(AVAILABLE DATA begins)

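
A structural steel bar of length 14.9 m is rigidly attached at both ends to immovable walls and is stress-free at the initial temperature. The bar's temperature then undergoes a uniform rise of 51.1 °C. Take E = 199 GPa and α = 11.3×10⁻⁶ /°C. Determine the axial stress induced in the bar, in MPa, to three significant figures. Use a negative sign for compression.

-115 MPa

Free thermal expansion αLΔT = 11.3e-6 · 14900 · 51.1 = 8.604 mm.
The walls impose strain ε = −(8.604)/14900 = -5.7743e-04; σ = Eε = 199000 · -5.7743e-04 = -114.9 MPa.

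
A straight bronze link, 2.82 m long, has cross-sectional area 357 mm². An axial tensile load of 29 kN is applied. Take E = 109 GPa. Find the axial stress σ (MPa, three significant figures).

81.2 MPa

σ = N/A = 29000/357 = 81.23 MPa.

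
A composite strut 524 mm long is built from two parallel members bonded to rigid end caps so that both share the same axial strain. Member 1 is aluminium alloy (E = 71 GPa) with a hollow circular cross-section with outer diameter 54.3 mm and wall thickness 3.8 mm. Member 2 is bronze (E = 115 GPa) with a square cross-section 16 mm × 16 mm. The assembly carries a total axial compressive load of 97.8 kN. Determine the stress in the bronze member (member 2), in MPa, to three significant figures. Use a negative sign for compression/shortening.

-156 MPa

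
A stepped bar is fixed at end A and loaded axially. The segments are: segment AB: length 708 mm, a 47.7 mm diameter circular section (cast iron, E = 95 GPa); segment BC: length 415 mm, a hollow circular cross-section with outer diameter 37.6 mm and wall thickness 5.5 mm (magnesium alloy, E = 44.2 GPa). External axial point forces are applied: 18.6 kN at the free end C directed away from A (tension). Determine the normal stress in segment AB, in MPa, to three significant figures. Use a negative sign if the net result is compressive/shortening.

10.4 MPa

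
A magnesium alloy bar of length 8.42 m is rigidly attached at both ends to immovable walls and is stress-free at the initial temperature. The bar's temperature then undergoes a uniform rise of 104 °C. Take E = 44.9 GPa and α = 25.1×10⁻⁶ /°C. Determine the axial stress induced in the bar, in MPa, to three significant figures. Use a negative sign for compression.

Free thermal expansion αLΔT = 25.1e-6 · 8420 · 104 = 21.98 mm.
The walls impose strain ε = −(21.98)/8420 = -2.6104e-03; σ = Eε = 44900 · -2.6104e-03 = -117.2 MPa.

-117 MPa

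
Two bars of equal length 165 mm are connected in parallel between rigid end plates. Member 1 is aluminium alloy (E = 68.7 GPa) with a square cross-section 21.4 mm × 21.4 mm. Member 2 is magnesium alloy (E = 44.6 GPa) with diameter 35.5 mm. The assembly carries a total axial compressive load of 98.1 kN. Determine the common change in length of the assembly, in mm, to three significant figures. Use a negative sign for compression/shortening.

-0.214 mm

A_1 = 458 mm².
A_2 = 989.8 mm².
Equal strain + equilibrium ⇒ each member carries load in proportion to AE: A₁E₁ = 31460000 N, A₂E₂ = 44140000 N, ΣAE = 75610000 N.
δ = PL/ΣAE = -98100·165/75610000 = -0.2141 mm.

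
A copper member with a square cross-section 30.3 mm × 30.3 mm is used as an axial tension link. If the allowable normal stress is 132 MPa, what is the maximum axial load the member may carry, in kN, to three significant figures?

A = 918.1 mm².
P_max = σ_allow · A = 132 · 918.1 = 121200 N = 121.2 kN.

121 kN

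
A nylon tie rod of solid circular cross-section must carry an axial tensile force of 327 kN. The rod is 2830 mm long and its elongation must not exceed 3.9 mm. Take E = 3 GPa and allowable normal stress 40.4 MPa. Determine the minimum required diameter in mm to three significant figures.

317 mm

Required area A ≥ P/σ_allow = 327000/40.4 = 8094 mm².
For a solid circular section, d ≥ √(4A/π) = 101.5 mm.
Elongation limit: A ≥ PL/(Eδ_allow) = 327000·2830/(3000·3.9) = 79090 mm² ⇒ d ≥ 317.3 mm.
The elongation limit governs.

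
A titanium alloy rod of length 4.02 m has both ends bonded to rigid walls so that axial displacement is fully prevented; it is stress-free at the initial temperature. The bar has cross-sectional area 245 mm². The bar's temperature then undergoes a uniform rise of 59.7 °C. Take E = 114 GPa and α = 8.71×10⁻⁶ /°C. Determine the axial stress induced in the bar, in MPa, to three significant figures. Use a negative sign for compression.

-59.3 MPa

Free thermal expansion αLΔT = 8.71e-6 · 4020 · 59.7 = 2.09 mm.
The walls impose strain ε = −(2.09)/4020 = -5.1999e-04; σ = Eε = 114000 · -5.1999e-04 = -59.28 MPa.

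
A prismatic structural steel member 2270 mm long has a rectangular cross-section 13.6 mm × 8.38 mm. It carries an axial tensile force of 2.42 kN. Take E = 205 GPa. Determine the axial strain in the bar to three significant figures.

A = 114 mm².
σ = N/A = 21.23 MPa; ε = σ/E = 21.23/205000 = 1.036e-04.

1.04e-04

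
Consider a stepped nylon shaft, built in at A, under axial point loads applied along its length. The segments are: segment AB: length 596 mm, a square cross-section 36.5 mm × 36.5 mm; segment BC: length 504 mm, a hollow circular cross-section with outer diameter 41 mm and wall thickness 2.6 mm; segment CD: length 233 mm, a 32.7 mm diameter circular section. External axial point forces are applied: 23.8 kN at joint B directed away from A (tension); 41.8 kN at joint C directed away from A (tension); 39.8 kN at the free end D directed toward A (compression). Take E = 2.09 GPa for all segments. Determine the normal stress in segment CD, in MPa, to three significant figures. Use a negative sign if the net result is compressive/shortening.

-47.4 MPa

Internal axial forces (sectioning from the free end, tension +): N_CD = -39.8 kN, N_BC = 2 kN, N_AB = 25.8 kN.
A_CD = 839.8 mm².
σ_CD = N_CD/A_CD = -39800/839.8 = -47.39 MPa.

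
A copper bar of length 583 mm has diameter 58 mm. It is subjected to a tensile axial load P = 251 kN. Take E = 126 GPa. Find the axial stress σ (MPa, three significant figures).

A = 2642 mm².
σ = N/A = 251000/2642 = 95 MPa.

95.0 MPa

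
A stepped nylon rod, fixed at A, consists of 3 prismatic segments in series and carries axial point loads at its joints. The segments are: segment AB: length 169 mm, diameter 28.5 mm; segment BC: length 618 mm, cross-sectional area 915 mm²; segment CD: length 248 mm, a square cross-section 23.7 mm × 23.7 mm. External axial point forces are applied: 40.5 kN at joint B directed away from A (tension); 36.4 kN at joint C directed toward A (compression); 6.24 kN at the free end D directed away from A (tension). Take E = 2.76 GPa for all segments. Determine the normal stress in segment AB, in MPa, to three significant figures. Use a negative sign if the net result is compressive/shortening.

16.2 MPa

Internal axial forces (sectioning from the free end, tension +): N_CD = 6.24 kN, N_BC = -30.16 kN, N_AB = 10.34 kN.
A_AB = 637.9 mm².
σ_AB = N_AB/A_AB = 10340/637.9 = 16.21 MPa.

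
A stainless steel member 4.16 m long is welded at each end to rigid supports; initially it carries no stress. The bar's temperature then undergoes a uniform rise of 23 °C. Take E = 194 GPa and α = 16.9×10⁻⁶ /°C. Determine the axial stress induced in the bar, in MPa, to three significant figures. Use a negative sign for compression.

Free thermal expansion αLΔT = 16.9e-6 · 4160 · 23 = 1.617 mm.
The walls impose strain ε = −(1.617)/4160 = -3.8870e-04; σ = Eε = 194000 · -3.8870e-04 = -75.41 MPa.

-75.4 MPa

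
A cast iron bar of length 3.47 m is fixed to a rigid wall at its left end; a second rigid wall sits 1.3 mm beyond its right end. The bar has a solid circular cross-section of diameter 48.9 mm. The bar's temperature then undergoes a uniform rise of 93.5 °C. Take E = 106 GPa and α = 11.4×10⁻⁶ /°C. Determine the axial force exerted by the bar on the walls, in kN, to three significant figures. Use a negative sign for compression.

Free thermal expansion αLΔT = 11.4e-6 · 3470 · 93.5 = 3.699 mm.
The walls engage after the gap closes; constrained expansion = 3.699 − 1.3 = 2.399 mm.
The walls impose strain ε = −(2.399)/3470 = -6.9126e-04; σ = Eε = 106000 · -6.9126e-04 = -73.27 MPa.
Wall reaction R = σ·A = -73.27·1878 = -137600 N = -137.6 kN.

-138 kN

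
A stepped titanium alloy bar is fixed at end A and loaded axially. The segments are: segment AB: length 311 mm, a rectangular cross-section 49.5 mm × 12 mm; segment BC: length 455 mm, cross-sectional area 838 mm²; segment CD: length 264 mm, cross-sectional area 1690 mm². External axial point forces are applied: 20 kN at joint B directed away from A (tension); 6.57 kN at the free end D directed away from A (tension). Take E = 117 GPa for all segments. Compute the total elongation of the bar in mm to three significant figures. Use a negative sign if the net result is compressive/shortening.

0.158 mm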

(AVAILABLE DATA ends)

### WHAT IS REQUIRED
Lines before the one containing "A cast iron" are left out. Repeat that line and all lines after it in the records above exactly.

### SOLUTION BELOW
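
A cast iron bar of length 3.47 m is fixed to a rigid wall at its left end; a second rigid wall sits 1.3 mm beyond its right end. The bar has a solid circular cross-section of diameter 48.9 mm. The bar's temperature then undergoes a uniform rise of 93.5 °C. Take E = 106 GPa and α = 11.4×10⁻⁶ /°C. Determine the axial force exerted by the bar on the walls, in kN, to three significant figures. Use a negative sign for compression.

Free thermal expansion αLΔT = 11.4e-6 · 3470 · 93.5 = 3.699 mm.
The walls engage after the gap closes; constrained expansion = 3.699 − 1.3 = 2.399 mm.
The walls impose strain ε = −(2.399)/3470 = -6.9126e-04; σ = Eε = 106000 · -6.9126e-04 = -73.27 MPa.
Wall reaction R = σ·A = -73.27·1878 = -137600 N = -137.6 kN.

-138 kN

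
A stepped titanium alloy bar is fixed at end A and loaded axially. The segments are: segment AB: length 311 mm, a rectangular cross-section 49.5 mm × 12 mm; segment BC: length 455 mm, cross-sectional area 838 mm²; segment CD: length 264 mm, cross-sectional area 1690 mm². External axial point forces are applied: 20 kN at joint B directed away from A (tension); 6.57 kN at the free end D directed away from A (tension). Take E = 117 GPa for all segments. Compute the total elongation of the bar in mm to three significant figures. Use a negative sign if the net result is compressive/shortening.

0.158 mm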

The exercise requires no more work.